What to do —
The answer must repeat each line of the material exactly.

Entries provided —
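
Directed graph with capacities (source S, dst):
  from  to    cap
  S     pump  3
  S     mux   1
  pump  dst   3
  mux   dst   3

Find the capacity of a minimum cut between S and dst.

4

Max flow = 4 (via 2 augmenting paths).
In the residual at optimum, the set reachable from S is {S}.
Cut edges: S→pump (cap 3), S→mux (cap 1). Sum = 4.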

Exercise output —
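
Directed graph with capacities (source S, dst):
  from  to    cap
  S     pump  3
  S     mux   1
  pump  dst   3
  mux   dst   3

Find the capacity of a minimum cut between S and dst.

4

Max flow = 4 (via 2 augmenting paths).
In the residual at optimum, the set reachable from S is {S}.
Cut edges: S→pump (cap 3), S→mux (cap 1). Sum = 4.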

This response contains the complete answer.